-- LISTED RECORDS follows --
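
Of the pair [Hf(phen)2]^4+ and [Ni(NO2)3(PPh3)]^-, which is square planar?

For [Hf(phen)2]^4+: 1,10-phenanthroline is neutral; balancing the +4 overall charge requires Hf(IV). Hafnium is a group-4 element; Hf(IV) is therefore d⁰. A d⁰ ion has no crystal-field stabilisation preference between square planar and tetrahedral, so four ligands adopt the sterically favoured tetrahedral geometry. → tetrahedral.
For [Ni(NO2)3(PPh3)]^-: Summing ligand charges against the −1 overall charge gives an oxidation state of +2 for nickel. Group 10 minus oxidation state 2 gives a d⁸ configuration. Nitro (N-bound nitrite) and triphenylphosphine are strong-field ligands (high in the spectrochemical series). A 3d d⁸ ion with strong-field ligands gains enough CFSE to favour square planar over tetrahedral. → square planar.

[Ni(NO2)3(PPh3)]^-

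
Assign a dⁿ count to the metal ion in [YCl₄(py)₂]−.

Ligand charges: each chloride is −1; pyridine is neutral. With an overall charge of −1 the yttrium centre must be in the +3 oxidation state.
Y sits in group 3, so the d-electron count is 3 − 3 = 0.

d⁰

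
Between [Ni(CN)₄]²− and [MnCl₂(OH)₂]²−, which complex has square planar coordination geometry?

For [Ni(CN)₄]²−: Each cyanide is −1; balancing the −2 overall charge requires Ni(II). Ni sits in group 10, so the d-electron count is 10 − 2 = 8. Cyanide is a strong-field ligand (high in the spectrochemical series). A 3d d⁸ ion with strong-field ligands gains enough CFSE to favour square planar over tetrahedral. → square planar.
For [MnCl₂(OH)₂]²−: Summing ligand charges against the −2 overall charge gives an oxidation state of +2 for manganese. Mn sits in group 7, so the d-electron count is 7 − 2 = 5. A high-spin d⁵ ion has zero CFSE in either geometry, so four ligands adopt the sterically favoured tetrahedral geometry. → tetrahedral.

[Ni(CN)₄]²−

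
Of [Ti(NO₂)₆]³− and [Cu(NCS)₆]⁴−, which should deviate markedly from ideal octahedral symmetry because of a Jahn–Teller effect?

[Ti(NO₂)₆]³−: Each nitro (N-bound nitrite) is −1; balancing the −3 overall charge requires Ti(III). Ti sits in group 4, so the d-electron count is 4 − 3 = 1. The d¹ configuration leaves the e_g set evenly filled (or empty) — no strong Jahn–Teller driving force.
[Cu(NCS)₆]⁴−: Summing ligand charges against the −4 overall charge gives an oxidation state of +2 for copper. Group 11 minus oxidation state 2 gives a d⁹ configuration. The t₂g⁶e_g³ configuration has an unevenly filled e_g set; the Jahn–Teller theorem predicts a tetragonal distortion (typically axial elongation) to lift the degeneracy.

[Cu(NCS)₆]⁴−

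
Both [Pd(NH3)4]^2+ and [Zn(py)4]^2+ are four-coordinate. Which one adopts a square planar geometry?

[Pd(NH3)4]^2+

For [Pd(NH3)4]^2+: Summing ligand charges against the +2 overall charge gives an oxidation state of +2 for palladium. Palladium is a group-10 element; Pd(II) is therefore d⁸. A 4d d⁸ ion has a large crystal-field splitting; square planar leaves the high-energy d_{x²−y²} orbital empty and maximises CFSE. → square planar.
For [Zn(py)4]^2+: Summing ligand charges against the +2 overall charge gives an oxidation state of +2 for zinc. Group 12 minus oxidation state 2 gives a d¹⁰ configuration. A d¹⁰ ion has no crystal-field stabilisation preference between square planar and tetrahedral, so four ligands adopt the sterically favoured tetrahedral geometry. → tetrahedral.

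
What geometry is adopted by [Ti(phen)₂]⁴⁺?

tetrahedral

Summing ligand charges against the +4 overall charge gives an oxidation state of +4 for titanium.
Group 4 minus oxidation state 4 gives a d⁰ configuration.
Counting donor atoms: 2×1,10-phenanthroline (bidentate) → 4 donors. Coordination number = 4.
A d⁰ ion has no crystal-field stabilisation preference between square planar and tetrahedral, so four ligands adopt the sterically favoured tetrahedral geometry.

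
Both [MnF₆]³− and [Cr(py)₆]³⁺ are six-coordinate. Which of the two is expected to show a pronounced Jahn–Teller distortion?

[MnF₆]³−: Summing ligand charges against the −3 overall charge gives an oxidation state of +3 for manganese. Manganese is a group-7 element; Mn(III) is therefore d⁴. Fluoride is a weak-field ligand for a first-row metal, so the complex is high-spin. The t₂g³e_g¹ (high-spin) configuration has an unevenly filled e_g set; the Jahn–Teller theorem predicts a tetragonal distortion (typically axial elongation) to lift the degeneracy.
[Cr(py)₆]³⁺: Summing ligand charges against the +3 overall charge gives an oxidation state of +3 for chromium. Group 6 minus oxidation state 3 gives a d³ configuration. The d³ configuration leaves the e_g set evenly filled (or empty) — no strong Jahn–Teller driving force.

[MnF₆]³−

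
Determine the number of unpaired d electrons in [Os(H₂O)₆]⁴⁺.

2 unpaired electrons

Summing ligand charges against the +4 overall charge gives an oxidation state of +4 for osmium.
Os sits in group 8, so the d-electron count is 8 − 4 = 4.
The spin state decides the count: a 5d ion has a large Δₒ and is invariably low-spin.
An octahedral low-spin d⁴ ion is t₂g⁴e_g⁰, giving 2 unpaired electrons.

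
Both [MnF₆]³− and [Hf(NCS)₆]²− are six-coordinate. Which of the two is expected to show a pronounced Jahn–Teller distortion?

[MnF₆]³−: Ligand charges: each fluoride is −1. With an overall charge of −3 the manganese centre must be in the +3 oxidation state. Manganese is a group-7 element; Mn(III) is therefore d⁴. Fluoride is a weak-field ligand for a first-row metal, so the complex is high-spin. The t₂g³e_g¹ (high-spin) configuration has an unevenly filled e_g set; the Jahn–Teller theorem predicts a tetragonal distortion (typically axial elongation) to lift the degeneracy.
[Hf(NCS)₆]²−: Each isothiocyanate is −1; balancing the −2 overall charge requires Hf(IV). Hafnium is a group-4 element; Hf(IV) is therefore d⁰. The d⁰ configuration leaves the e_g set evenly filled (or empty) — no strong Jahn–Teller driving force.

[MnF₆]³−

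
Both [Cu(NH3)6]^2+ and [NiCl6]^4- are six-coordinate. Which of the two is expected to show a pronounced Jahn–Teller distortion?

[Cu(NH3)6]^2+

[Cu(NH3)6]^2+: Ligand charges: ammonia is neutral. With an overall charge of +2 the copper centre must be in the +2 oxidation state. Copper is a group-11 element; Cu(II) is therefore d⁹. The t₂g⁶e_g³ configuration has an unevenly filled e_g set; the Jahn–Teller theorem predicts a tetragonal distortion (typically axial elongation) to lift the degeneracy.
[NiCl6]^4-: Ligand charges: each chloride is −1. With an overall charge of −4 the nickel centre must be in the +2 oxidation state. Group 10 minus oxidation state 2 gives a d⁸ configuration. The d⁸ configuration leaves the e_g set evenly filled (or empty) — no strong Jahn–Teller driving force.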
-- LISTED RECORDS concluded --
__WHAT YOU HAVE TO DO__
Print each entry exactly as it appears above.

__OUTPUT BELOW__
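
Of the pair [Hf(phen)2]^4+ and [Ni(NO2)3(PPh3)]^-, which is square planar?

For [Hf(phen)2]^4+: 1,10-phenanthroline is neutral; balancing the +4 overall charge requires Hf(IV). Hafnium is a group-4 element; Hf(IV) is therefore d⁰. A d⁰ ion has no crystal-field stabilisation preference between square planar and tetrahedral, so four ligands adopt the sterically favoured tetrahedral geometry. → tetrahedral.
For [Ni(NO2)3(PPh3)]^-: Summing ligand charges against the −1 overall charge gives an oxidation state of +2 for nickel. Group 10 minus oxidation state 2 gives a d⁸ configuration. Nitro (N-bound nitrite) and triphenylphosphine are strong-field ligands (high in the spectrochemical series). A 3d d⁸ ion with strong-field ligands gains enough CFSE to favour square planar over tetrahedral. → square planar.

[Ni(NO2)3(PPh3)]^-

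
Assign a dⁿ count to the metal ion in [YCl₄(py)₂]−.

Ligand charges: each chloride is −1; pyridine is neutral. With an overall charge of −1 the yttrium centre must be in the +3 oxidation state.
Y sits in group 3, so the d-electron count is 3 − 3 = 0.

d⁰

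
Between [Ni(CN)₄]²− and [MnCl₂(OH)₂]²−, which complex has square planar coordination geometry?

For [Ni(CN)₄]²−: Each cyanide is −1; balancing the −2 overall charge requires Ni(II). Ni sits in group 10, so the d-electron count is 10 − 2 = 8. Cyanide is a strong-field ligand (high in the spectrochemical series). A 3d d⁸ ion with strong-field ligands gains enough CFSE to favour square planar over tetrahedral. → square planar.
For [MnCl₂(OH)₂]²−: Summing ligand charges against the −2 overall charge gives an oxidation state of +2 for manganese. Mn sits in group 7, so the d-electron count is 7 − 2 = 5. A high-spin d⁵ ion has zero CFSE in either geometry, so four ligands adopt the sterically favoured tetrahedral geometry. → tetrahedral.

[Ni(CN)₄]²−

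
Of [Ti(NO₂)₆]³− and [Cu(NCS)₆]⁴−, which should deviate markedly from ideal octahedral symmetry because of a Jahn–Teller effect?

[Ti(NO₂)₆]³−: Each nitro (N-bound nitrite) is −1; balancing the −3 overall charge requires Ti(III). Ti sits in group 4, so the d-electron count is 4 − 3 = 1. The d¹ configuration leaves the e_g set evenly filled (or empty) — no strong Jahn–Teller driving force.
[Cu(NCS)₆]⁴−: Summing ligand charges against the −4 overall charge gives an oxidation state of +2 for copper. Group 11 minus oxidation state 2 gives a d⁹ configuration. The t₂g⁶e_g³ configuration has an unevenly filled e_g set; the Jahn–Teller theorem predicts a tetragonal distortion (typically axial elongation) to lift the degeneracy.

[Cu(NCS)₆]⁴−

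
Both [Pd(NH3)4]^2+ and [Zn(py)4]^2+ are four-coordinate. Which one adopts a square planar geometry?

[Pd(NH3)4]^2+

For [Pd(NH3)4]^2+: Summing ligand charges against the +2 overall charge gives an oxidation state of +2 for palladium. Palladium is a group-10 element; Pd(II) is therefore d⁸. A 4d d⁸ ion has a large crystal-field splitting; square planar leaves the high-energy d_{x²−y²} orbital empty and maximises CFSE. → square planar.
For [Zn(py)4]^2+: Summing ligand charges against the +2 overall charge gives an oxidation state of +2 for zinc. Group 12 minus oxidation state 2 gives a d¹⁰ configuration. A d¹⁰ ion has no crystal-field stabilisation preference between square planar and tetrahedral, so four ligands adopt the sterically favoured tetrahedral geometry. → tetrahedral.

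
What geometry is adopted by [Ti(phen)₂]⁴⁺?

tetrahedral

Summing ligand charges against the +4 overall charge gives an oxidation state of +4 for titanium.
Group 4 minus oxidation state 4 gives a d⁰ configuration.
Counting donor atoms: 2×1,10-phenanthroline (bidentate) → 4 donors. Coordination number = 4.
A d⁰ ion has no crystal-field stabilisation preference between square planar and tetrahedral, so four ligands adopt the sterically favoured tetrahedral geometry.

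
Both [MnF₆]³− and [Cr(py)₆]³⁺ are six-coordinate. Which of the two is expected to show a pronounced Jahn–Teller distortion?

[MnF₆]³−: Summing ligand charges against the −3 overall charge gives an oxidation state of +3 for manganese. Manganese is a group-7 element; Mn(III) is therefore d⁴. Fluoride is a weak-field ligand for a first-row metal, so the complex is high-spin. The t₂g³e_g¹ (high-spin) configuration has an unevenly filled e_g set; the Jahn–Teller theorem predicts a tetragonal distortion (typically axial elongation) to lift the degeneracy.
[Cr(py)₆]³⁺: Summing ligand charges against the +3 overall charge gives an oxidation state of +3 for chromium. Group 6 minus oxidation state 3 gives a d³ configuration. The d³ configuration leaves the e_g set evenly filled (or empty) — no strong Jahn–Teller driving force.

[MnF₆]³−

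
Determine the number of unpaired d electrons in [Os(H₂O)₆]⁴⁺.

2 unpaired electrons

Summing ligand charges against the +4 overall charge gives an oxidation state of +4 for osmium.
Os sits in group 8, so the d-electron count is 8 − 4 = 4.
The spin state decides the count: a 5d ion has a large Δₒ and is invariably low-spin.
An octahedral low-spin d⁴ ion is t₂g⁴e_g⁰, giving 2 unpaired electrons.

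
Both [MnF₆]³− and [Hf(NCS)₆]²− are six-coordinate. Which of the two is expected to show a pronounced Jahn–Teller distortion?

[MnF₆]³−: Ligand charges: each fluoride is −1. With an overall charge of −3 the manganese centre must be in the +3 oxidation state. Manganese is a group-7 element; Mn(III) is therefore d⁴. Fluoride is a weak-field ligand for a first-row metal, so the complex is high-spin. The t₂g³e_g¹ (high-spin) configuration has an unevenly filled e_g set; the Jahn–Teller theorem predicts a tetragonal distortion (typically axial elongation) to lift the degeneracy.
[Hf(NCS)₆]²−: Each isothiocyanate is −1; balancing the −2 overall charge requires Hf(IV). Hafnium is a group-4 element; Hf(IV) is therefore d⁰. The d⁰ configuration leaves the e_g set evenly filled (or empty) — no strong Jahn–Teller driving force.

[MnF₆]³−

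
Both [Cu(NH3)6]^2+ and [NiCl6]^4- are six-coordinate. Which of the two is expected to show a pronounced Jahn–Teller distortion?

[Cu(NH3)6]^2+

[Cu(NH3)6]^2+: Ligand charges: ammonia is neutral. With an overall charge of +2 the copper centre must be in the +2 oxidation state. Copper is a group-11 element; Cu(II) is therefore d⁹. The t₂g⁶e_g³ configuration has an unevenly filled e_g set; the Jahn–Teller theorem predicts a tetragonal distortion (typically axial elongation) to lift the degeneracy.
[NiCl6]^4-: Ligand charges: each chloride is −1. With an overall charge of −4 the nickel centre must be in the +2 oxidation state. Group 10 minus oxidation state 2 gives a d⁸ configuration. The d⁸ configuration leaves the e_g set evenly filled (or empty) — no strong Jahn–Teller driving force.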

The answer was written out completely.